■ **WORK TASK**:
Check every line of the data below for "total". Copy each one that has it.
_ _ _ _ _ _ _
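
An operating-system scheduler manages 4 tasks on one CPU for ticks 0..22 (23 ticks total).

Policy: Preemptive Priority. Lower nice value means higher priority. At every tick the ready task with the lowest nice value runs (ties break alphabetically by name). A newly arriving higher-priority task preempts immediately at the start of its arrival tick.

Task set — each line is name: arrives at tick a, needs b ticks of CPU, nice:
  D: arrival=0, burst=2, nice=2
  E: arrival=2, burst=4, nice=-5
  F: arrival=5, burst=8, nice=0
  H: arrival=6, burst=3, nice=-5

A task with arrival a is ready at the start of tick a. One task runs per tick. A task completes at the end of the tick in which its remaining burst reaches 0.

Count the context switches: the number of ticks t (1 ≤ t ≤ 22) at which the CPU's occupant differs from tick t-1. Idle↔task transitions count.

t=0: ready={D} → run D
t=1: ready={D} → run D
t=2: ready={E} → run E
t=3: ready={E} → run E
t=4: ready={E} → run E
t=5: ready={E,F} → run E
t=6: ready={F,H} → run H
t=7: ready={F,H} → run H
t=8: ready={F,H} → run H
t=9: ready={F} → run F
t=10: ready={F} → run F
t=11: ready={F} → run F
t=12: ready={F} → run F
t=13: ready={F} → run F
t=14: ready={F} → run F
t=15: ready={F} → run F
t=16: ready={F} → run F
t=17: (idle)
t=18: (idle)
t=19: (idle)
t=20: (idle)
t=21: (idle)
t=22: (idle)

context switches = 4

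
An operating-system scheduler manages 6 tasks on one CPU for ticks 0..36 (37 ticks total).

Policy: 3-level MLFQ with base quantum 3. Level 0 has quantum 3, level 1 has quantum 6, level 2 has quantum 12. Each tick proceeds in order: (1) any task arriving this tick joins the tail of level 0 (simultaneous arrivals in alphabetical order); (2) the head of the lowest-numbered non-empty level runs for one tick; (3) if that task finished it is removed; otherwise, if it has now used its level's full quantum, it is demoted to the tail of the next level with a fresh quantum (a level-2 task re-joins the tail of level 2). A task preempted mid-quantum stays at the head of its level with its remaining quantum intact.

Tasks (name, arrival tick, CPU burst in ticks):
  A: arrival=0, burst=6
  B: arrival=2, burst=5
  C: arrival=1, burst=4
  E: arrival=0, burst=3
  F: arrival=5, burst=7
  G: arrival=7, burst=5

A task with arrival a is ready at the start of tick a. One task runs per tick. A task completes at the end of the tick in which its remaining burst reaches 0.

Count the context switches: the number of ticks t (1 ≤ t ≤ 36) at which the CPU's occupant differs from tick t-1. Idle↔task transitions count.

context switches = 11

t=0: L0/L1/L2 = AE/-/- → run A
t=1: L0/L1/L2 = AEC/-/- → run A
t=2: L0/L1/L2 = AECB/-/- → run A
t=3: L0/L1/L2 = ECB/A/- → run E
t=4: L0/L1/L2 = ECB/A/- → run E
t=5: L0/L1/L2 = ECBF/A/- → run E
t=6: L0/L1/L2 = CBF/A/- → run C
t=7: L0/L1/L2 = CBFG/A/- → run C
t=8: L0/L1/L2 = CBFG/A/- → run C
t=9: L0/L1/L2 = BFG/AC/- → run B
t=10: L0/L1/L2 = BFG/AC/- → run B
t=11: L0/L1/L2 = BFG/AC/- → run B
t=12: L0/L1/L2 = FG/ACB/- → run F
t=13: L0/L1/L2 = FG/ACB/- → run F
t=14: L0/L1/L2 = FG/ACB/- → run F
t=15: L0/L1/L2 = G/ACBF/- → run G
t=16: L0/L1/L2 = G/ACBF/- → run G
t=17: L0/L1/L2 = G/ACBF/- → run G
t=18: L0/L1/L2 = -/ACBFG/- → run A
t=19: L0/L1/L2 = -/ACBFG/- → run A
t=20: L0/L1/L2 = -/ACBFG/- → run A
t=21: L0/L1/L2 = -/CBFG/- → run C
t=22: L0/L1/L2 = -/BFG/- → run B
t=23: L0/L1/L2 = -/BFG/- → run B
t=24: L0/L1/L2 = -/FG/- → run F
t=25: L0/L1/L2 = -/FG/- → run F
t=26: L0/L1/L2 = -/FG/- → run F
t=27: L0/L1/L2 = -/FG/- → run F
t=28: L0/L1/L2 = -/G/- → run G
t=29: L0/L1/L2 = -/G/- → run G
t=30: (idle)
t=31: (idle)
t=32: (idle)
t=33: (idle)
t=34: (idle)
t=35: (idle)
t=36: (idle)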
_ _ _ _ _ _ _
■ **EXPECTED ANSWER**:
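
An operating-system scheduler manages 4 tasks on one CPU for ticks 0..22 (23 ticks total).
An operating-system scheduler manages 6 tasks on one CPU for ticks 0..36 (37 ticks total).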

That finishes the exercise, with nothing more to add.